■ **Task statement**
For each line of the data that includes the word "following", copy the line.

■ **Supplied material**
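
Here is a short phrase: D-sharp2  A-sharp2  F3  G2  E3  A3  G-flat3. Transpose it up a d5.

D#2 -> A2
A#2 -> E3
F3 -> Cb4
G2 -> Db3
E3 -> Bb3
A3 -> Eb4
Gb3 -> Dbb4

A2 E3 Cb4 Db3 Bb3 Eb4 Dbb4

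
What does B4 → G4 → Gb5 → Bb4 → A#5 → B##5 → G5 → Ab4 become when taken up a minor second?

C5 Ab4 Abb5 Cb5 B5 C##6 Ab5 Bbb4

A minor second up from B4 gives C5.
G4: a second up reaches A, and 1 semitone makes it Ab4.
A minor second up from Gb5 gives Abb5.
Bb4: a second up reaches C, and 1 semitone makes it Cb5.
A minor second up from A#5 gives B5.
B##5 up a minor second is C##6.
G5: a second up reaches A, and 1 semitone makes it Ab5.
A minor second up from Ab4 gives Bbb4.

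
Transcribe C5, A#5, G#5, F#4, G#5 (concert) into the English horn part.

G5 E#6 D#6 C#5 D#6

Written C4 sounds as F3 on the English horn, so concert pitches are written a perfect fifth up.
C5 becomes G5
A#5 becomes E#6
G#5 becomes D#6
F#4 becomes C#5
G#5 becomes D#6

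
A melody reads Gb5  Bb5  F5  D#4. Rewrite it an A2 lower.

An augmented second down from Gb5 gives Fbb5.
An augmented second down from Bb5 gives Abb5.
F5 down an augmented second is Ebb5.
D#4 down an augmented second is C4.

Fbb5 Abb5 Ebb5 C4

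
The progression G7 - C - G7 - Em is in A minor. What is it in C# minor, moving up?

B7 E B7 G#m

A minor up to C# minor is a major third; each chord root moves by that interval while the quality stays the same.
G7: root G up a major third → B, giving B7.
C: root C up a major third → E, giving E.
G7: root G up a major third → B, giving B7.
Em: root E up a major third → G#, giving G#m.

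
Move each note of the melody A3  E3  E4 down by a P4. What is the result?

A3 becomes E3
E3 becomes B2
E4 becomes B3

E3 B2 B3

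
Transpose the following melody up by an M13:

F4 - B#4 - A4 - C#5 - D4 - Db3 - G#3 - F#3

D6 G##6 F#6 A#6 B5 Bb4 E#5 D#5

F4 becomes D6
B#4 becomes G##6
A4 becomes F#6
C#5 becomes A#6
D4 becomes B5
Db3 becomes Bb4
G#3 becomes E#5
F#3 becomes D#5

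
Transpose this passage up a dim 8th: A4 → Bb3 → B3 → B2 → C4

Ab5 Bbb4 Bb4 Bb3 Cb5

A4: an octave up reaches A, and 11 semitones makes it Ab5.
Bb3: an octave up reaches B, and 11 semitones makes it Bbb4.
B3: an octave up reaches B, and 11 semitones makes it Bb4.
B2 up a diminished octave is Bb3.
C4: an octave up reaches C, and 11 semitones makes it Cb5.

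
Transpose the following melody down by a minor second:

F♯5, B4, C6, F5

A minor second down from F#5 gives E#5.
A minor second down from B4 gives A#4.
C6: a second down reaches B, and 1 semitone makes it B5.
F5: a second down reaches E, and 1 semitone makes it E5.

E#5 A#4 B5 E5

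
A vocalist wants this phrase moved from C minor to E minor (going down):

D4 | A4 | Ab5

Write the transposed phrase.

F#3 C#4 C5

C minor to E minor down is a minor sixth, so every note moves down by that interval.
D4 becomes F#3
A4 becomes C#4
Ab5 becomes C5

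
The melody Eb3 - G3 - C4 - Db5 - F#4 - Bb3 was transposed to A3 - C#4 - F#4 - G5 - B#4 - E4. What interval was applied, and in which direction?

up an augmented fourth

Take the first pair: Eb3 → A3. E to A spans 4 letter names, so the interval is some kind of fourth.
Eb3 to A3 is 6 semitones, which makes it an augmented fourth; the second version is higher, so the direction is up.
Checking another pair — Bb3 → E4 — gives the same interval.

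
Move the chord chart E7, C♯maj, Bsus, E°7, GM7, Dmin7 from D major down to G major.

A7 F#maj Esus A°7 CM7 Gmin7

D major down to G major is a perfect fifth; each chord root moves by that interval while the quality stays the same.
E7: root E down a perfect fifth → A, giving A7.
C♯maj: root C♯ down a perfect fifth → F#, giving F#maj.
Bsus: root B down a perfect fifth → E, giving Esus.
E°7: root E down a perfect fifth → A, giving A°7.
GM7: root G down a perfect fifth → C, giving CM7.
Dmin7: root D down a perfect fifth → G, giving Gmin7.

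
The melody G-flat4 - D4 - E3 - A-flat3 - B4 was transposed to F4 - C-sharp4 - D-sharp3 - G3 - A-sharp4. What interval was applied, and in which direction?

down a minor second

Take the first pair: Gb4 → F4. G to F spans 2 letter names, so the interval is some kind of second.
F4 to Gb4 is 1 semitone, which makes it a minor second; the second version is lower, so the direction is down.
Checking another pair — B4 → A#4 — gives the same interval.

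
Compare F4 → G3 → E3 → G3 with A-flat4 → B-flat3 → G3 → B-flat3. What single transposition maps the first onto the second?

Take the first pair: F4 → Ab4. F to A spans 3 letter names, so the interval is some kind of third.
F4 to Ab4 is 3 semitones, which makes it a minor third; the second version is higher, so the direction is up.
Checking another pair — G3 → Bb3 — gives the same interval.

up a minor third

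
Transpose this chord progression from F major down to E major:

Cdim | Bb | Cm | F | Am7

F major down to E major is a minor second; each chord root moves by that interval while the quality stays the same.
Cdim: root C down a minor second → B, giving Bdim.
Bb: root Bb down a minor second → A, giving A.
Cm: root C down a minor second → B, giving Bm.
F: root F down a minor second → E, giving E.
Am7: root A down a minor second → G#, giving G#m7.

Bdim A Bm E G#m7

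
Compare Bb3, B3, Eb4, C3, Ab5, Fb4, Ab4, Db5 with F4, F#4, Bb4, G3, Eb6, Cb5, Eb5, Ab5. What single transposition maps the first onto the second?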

* * *

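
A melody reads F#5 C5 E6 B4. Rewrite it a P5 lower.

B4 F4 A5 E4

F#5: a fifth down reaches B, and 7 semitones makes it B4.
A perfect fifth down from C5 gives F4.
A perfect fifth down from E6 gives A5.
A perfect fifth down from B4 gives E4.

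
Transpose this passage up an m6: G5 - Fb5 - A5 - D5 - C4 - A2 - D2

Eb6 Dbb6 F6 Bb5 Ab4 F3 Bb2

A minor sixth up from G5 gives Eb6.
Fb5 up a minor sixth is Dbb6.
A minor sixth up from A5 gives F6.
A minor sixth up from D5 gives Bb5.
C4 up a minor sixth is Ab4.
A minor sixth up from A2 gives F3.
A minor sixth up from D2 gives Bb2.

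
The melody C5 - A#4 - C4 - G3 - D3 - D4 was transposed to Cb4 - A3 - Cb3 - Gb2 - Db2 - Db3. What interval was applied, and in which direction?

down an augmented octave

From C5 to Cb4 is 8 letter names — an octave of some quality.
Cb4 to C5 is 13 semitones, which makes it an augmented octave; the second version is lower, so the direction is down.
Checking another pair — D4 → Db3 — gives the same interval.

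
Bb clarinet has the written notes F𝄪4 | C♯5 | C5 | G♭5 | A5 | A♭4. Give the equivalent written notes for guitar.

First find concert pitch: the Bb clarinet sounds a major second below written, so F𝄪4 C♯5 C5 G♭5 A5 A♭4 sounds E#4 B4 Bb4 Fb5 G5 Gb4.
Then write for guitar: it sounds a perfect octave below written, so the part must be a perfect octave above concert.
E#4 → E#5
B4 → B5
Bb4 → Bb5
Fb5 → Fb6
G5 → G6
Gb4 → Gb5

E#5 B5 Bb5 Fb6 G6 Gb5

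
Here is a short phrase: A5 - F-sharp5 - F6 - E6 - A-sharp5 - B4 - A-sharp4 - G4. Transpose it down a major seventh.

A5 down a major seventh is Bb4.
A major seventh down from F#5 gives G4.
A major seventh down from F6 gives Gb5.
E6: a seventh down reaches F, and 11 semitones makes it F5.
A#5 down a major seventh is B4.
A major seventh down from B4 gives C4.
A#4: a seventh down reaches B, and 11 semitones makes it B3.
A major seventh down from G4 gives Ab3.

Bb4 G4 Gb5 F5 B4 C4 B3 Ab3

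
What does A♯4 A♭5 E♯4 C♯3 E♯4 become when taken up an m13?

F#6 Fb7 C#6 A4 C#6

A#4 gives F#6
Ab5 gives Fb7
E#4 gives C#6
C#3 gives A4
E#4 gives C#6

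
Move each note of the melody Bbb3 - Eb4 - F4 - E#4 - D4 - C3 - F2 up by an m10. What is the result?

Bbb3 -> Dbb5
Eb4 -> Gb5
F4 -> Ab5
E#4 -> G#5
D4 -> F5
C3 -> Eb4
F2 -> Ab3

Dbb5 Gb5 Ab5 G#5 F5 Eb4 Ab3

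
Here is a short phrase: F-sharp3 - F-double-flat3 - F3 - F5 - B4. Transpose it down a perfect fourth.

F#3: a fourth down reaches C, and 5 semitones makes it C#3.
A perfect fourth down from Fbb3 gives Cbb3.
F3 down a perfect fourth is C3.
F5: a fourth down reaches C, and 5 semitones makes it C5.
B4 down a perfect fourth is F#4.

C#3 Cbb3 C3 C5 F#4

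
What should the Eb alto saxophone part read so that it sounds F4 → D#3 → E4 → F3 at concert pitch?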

■ **Response**
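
Transpose the following melody up by an M13:
Transpose the following melody down by a minor second: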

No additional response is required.